> _Exercise requirements_
Exact copies of the lines from the line containing "Pipe capacities: [2, 1]" through the last line of the entries below are the whole answer.

> _Extracted material_
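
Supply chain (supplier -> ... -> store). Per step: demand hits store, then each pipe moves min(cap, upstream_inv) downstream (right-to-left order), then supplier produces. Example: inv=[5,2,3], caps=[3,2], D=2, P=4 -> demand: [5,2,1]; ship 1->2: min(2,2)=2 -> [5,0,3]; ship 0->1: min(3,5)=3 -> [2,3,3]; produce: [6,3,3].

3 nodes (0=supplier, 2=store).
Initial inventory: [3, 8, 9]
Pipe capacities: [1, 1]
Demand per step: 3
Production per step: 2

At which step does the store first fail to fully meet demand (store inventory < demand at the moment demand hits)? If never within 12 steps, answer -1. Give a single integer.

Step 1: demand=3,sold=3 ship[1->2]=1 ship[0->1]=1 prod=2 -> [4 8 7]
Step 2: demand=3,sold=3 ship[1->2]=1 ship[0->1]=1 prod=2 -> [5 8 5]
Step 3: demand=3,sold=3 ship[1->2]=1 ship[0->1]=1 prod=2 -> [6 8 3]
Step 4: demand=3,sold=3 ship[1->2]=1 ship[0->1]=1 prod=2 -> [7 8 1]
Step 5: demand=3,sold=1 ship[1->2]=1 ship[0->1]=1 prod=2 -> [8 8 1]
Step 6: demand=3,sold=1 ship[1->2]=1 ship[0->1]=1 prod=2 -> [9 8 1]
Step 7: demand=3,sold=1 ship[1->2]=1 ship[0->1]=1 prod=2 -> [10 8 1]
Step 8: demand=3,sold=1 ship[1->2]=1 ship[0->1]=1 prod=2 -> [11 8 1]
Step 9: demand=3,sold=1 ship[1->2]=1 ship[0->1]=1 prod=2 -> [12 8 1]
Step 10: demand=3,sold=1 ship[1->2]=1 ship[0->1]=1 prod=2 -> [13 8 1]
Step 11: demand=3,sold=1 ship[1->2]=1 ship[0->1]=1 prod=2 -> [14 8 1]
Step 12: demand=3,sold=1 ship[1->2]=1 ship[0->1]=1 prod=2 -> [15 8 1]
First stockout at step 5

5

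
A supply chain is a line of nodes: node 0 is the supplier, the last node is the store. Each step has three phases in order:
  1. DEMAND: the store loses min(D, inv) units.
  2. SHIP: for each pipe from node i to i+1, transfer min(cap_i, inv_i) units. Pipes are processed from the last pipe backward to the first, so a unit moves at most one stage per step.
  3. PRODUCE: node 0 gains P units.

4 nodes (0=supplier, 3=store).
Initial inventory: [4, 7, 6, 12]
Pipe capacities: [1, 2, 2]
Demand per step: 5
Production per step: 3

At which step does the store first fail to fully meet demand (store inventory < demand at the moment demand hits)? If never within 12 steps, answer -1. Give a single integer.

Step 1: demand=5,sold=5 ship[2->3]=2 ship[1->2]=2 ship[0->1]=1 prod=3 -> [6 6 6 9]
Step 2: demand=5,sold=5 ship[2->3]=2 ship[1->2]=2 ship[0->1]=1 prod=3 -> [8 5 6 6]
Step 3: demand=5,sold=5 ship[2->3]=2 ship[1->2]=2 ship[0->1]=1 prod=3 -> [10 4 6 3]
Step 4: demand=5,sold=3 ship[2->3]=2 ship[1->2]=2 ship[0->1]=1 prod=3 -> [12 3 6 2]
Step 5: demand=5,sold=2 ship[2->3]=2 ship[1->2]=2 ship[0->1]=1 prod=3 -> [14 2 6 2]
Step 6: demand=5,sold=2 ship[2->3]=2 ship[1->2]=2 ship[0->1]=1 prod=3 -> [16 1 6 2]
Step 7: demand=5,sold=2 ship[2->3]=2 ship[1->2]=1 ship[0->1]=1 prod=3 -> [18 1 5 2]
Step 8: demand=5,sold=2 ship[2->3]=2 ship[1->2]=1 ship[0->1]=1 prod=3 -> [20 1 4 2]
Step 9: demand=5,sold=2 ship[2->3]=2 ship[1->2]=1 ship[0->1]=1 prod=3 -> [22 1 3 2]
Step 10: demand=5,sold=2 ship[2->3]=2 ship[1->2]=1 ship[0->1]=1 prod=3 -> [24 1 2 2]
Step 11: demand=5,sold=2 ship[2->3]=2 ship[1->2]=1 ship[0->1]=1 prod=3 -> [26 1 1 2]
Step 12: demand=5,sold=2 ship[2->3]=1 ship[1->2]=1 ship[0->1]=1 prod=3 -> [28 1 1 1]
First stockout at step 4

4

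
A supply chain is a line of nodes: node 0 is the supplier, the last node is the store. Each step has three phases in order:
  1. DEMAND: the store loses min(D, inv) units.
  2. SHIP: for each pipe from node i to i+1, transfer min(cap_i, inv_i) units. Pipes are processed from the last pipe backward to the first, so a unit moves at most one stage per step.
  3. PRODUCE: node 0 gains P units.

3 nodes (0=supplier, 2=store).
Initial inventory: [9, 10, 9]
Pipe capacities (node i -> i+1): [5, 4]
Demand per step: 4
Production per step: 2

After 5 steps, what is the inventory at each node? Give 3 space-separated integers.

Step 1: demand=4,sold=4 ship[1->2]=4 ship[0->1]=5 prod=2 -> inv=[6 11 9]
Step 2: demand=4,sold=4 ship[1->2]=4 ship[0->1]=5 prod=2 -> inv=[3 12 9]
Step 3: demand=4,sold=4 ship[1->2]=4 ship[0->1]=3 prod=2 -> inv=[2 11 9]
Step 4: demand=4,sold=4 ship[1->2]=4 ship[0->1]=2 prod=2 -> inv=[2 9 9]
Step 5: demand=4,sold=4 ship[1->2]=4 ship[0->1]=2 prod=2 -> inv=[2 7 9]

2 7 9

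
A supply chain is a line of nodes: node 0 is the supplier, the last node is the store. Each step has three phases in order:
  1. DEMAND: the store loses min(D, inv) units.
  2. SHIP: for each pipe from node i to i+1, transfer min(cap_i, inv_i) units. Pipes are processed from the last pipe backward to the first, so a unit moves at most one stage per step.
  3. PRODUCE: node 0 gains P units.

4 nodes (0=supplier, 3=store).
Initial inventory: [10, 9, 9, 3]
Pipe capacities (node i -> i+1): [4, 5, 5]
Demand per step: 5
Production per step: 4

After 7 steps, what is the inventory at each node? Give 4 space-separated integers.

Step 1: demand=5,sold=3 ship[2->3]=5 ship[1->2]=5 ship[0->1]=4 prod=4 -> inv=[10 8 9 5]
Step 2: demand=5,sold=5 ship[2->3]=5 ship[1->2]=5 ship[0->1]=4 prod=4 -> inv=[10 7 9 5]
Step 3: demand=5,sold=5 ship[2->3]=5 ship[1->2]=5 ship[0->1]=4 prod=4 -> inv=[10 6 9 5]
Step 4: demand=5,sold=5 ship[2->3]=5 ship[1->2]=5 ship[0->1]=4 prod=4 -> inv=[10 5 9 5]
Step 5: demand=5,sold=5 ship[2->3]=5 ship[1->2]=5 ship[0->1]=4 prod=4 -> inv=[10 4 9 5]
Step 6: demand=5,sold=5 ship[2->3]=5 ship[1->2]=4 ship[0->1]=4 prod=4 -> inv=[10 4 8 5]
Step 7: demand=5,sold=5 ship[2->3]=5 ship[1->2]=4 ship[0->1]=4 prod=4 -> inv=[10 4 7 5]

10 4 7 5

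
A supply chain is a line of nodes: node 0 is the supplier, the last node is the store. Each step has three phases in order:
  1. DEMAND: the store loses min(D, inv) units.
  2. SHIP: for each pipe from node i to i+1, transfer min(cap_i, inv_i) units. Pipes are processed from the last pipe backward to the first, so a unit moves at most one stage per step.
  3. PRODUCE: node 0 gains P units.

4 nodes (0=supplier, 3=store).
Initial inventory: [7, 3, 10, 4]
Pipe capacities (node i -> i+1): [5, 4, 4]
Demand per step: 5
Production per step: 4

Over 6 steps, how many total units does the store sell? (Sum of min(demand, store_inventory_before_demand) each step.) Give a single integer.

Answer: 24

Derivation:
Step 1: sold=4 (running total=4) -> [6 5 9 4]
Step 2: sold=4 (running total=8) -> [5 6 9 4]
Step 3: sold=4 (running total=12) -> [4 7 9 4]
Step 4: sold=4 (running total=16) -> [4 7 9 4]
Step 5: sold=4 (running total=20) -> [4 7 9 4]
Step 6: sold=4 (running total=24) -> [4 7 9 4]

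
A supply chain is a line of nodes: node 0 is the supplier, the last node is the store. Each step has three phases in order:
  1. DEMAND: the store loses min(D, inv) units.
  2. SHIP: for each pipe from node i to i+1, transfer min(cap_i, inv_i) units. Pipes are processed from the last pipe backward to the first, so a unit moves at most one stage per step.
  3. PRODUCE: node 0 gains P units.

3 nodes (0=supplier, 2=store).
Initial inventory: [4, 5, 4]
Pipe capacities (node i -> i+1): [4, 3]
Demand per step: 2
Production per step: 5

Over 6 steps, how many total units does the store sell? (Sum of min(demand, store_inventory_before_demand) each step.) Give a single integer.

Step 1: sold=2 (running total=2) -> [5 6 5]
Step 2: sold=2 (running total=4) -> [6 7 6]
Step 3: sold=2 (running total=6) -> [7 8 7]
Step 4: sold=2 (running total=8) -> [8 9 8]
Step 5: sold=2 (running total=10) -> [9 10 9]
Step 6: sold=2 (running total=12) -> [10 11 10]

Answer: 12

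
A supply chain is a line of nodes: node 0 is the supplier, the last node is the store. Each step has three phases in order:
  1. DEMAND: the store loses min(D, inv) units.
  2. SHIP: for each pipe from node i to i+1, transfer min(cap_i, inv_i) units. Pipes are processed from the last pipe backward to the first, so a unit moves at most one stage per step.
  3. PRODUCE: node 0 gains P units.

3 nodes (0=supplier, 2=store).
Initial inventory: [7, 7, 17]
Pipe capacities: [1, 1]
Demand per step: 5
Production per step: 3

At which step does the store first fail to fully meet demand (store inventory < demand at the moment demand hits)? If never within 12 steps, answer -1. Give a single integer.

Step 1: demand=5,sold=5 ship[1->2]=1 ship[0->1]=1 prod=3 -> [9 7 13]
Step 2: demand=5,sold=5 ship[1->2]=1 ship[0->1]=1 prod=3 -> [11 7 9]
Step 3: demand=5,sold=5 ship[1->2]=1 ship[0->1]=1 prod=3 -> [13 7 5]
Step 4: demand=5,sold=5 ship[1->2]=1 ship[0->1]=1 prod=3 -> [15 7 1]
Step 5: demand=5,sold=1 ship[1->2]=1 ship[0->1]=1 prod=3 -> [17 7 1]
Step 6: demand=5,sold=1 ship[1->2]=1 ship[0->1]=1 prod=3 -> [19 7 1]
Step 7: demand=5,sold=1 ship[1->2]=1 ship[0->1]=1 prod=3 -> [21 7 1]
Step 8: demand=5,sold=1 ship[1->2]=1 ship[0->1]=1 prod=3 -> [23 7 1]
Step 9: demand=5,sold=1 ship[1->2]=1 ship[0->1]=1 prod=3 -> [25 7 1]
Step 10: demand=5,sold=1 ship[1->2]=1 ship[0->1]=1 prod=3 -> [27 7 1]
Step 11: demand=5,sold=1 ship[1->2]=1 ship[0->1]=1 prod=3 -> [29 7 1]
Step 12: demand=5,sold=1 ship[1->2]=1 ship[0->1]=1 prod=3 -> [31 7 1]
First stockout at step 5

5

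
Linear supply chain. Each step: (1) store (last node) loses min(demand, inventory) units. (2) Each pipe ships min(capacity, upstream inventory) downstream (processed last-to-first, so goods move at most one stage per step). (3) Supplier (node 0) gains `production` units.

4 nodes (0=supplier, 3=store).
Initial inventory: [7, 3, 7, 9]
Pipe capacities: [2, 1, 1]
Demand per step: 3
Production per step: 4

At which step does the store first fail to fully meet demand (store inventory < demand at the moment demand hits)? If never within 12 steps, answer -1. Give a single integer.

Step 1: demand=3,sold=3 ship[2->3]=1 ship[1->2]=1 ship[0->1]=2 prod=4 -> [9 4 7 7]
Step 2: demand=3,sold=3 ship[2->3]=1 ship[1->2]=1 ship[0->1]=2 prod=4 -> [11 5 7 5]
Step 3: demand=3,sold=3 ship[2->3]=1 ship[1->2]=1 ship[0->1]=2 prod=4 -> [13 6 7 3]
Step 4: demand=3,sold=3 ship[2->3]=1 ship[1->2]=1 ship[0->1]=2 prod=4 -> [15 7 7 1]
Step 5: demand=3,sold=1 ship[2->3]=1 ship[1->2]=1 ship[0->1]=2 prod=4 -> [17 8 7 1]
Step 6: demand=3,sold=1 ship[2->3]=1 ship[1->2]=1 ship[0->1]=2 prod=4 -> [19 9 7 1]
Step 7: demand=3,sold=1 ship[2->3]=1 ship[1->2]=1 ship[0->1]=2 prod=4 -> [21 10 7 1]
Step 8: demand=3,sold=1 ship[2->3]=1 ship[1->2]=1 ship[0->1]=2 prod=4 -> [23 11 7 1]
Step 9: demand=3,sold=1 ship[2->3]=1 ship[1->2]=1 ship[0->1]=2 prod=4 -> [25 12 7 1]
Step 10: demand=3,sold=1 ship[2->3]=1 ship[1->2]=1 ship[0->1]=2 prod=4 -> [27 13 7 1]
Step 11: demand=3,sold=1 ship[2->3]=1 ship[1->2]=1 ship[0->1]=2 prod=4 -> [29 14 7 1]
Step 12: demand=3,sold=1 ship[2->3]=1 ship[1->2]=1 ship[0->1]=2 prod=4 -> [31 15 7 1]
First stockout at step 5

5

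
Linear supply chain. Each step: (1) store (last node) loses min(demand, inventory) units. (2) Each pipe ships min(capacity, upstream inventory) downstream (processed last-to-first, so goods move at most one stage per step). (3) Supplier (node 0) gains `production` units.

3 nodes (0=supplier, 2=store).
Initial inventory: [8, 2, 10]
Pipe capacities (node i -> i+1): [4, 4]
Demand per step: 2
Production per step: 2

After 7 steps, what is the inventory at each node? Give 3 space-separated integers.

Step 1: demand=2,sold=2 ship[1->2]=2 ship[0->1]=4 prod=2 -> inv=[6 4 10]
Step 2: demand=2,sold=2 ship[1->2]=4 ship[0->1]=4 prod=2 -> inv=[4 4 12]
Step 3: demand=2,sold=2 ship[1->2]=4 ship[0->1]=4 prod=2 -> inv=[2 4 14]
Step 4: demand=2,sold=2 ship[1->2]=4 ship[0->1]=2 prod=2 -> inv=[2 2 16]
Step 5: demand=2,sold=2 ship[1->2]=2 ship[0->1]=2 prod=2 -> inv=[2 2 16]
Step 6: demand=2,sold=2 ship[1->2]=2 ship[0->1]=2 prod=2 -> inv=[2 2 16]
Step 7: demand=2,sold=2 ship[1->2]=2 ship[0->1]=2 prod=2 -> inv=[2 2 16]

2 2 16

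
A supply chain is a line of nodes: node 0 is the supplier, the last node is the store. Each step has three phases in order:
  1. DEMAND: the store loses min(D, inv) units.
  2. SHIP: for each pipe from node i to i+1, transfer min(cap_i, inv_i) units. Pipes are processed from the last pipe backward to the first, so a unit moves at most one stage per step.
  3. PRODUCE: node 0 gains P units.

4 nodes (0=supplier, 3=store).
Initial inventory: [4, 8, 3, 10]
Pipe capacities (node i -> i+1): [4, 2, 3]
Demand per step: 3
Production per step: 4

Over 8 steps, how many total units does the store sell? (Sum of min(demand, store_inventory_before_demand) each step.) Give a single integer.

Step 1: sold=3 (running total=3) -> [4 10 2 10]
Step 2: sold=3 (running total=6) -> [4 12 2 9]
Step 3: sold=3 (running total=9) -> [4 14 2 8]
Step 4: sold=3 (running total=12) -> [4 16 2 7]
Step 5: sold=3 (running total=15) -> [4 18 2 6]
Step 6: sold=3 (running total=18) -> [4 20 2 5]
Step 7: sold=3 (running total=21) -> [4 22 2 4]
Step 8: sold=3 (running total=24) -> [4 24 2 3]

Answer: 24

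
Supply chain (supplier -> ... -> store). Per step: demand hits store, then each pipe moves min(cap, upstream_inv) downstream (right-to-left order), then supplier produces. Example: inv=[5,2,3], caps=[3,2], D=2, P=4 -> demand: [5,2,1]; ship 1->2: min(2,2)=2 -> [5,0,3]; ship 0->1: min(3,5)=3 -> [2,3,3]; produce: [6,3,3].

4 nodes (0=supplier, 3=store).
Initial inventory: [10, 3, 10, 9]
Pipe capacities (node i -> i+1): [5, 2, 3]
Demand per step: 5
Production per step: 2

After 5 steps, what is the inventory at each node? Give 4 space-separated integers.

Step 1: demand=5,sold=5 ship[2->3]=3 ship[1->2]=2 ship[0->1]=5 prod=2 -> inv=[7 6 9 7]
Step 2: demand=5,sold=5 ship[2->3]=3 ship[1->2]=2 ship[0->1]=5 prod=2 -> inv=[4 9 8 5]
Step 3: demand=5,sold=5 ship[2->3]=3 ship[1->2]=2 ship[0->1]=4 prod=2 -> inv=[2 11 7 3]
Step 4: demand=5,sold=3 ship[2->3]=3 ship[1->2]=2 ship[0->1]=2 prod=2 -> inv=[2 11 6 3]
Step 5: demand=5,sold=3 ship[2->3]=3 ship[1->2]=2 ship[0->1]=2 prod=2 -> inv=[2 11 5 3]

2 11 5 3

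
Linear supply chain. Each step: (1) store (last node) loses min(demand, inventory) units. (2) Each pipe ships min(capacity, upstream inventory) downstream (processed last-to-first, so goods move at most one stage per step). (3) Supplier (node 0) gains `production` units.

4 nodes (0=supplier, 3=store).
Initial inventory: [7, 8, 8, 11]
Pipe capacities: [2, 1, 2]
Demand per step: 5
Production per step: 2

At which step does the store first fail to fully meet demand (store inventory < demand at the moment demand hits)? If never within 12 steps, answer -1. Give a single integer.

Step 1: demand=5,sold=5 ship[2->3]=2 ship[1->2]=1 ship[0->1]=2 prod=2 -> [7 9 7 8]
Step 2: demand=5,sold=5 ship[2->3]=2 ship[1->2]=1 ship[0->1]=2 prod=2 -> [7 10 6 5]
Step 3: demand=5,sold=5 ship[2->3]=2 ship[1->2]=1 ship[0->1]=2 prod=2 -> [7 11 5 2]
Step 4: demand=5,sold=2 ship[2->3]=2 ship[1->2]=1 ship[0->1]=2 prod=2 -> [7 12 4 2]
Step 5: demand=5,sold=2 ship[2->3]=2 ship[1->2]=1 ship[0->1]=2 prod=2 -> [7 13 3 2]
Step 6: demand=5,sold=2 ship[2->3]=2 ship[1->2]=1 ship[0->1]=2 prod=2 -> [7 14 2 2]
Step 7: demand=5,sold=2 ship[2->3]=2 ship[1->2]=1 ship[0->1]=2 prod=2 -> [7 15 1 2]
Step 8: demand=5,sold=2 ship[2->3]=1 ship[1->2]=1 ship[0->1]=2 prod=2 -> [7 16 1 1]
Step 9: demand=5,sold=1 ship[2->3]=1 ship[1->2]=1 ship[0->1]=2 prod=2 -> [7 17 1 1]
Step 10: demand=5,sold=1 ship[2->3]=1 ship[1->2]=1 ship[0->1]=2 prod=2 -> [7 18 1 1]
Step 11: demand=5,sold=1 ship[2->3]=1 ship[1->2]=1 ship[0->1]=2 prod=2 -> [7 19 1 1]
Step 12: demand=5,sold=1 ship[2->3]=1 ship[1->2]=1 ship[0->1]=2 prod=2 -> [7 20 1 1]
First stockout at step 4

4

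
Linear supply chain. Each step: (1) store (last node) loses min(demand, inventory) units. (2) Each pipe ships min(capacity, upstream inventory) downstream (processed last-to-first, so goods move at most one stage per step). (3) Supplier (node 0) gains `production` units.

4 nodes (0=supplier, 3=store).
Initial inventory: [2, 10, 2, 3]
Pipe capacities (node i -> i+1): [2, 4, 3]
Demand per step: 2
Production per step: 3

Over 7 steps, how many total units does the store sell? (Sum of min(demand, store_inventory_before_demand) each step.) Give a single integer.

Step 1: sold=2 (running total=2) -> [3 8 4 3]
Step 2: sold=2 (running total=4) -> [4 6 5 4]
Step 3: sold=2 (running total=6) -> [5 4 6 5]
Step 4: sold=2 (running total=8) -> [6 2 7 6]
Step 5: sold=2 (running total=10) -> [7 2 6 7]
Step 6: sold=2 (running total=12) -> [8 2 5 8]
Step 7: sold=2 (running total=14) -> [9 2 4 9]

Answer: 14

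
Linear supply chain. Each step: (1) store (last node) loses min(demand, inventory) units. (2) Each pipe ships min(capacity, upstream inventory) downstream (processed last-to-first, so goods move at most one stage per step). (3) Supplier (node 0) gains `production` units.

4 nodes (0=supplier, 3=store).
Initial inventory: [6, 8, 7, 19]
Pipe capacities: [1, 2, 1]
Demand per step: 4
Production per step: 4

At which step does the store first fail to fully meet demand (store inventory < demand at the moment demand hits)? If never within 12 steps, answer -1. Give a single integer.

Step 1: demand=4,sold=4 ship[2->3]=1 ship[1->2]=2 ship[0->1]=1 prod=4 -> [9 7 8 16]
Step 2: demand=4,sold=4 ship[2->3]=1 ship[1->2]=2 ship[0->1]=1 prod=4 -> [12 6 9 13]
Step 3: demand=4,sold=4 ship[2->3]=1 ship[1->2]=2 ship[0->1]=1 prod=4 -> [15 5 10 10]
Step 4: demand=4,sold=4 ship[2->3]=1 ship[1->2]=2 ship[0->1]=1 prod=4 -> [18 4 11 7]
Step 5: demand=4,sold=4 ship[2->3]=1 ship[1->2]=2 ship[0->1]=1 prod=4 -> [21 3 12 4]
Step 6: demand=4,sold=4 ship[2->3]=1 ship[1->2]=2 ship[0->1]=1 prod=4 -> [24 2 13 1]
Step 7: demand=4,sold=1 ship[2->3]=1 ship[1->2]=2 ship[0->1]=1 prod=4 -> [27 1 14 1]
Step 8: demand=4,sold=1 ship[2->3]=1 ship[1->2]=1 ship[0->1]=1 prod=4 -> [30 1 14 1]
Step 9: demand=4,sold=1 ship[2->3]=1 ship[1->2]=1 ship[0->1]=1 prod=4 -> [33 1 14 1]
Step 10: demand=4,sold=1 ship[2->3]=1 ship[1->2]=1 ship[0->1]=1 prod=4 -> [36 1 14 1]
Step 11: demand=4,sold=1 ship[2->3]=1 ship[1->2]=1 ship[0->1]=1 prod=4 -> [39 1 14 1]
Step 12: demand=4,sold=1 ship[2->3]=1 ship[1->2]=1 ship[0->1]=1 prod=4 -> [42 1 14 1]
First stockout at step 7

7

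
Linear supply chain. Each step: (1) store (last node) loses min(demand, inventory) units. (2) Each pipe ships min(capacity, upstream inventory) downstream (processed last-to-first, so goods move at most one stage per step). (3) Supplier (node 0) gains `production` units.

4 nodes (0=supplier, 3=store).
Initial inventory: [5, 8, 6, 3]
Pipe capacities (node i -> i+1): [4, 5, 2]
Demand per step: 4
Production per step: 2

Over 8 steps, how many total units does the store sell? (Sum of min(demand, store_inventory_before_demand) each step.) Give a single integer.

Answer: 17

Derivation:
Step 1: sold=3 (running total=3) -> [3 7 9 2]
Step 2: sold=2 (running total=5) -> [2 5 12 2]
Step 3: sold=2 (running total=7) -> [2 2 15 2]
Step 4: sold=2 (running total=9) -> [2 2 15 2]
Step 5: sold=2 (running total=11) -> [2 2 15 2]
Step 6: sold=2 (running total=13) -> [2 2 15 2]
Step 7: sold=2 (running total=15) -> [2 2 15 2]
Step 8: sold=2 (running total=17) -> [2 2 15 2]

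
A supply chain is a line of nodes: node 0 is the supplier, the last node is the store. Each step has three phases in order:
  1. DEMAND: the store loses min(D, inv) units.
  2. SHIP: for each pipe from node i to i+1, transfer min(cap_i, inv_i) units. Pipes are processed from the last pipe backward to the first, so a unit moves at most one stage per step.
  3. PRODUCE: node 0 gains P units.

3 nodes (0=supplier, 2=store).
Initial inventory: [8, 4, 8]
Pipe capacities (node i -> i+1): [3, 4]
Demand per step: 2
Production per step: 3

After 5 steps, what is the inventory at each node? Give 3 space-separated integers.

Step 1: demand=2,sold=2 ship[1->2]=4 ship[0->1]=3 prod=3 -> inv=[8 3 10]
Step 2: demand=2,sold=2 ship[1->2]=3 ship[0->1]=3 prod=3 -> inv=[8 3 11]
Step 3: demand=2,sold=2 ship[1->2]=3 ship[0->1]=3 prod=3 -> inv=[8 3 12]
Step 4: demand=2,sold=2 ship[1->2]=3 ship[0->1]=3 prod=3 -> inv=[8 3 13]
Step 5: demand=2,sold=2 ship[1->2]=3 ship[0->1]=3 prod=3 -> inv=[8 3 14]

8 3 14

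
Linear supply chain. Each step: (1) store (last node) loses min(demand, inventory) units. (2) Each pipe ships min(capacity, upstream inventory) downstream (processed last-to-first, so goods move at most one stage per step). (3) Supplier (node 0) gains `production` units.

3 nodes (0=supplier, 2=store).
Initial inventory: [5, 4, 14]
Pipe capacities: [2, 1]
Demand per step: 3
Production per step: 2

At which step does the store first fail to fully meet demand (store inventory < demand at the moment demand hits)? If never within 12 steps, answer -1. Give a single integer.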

> _Solution for this exercise_
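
Pipe capacities: [2, 1]
Demand per step: 3
Production per step: 2

At which step does the store first fail to fully meet demand (store inventory < demand at the moment demand hits)? If never within 12 steps, answer -1. Give a single integer.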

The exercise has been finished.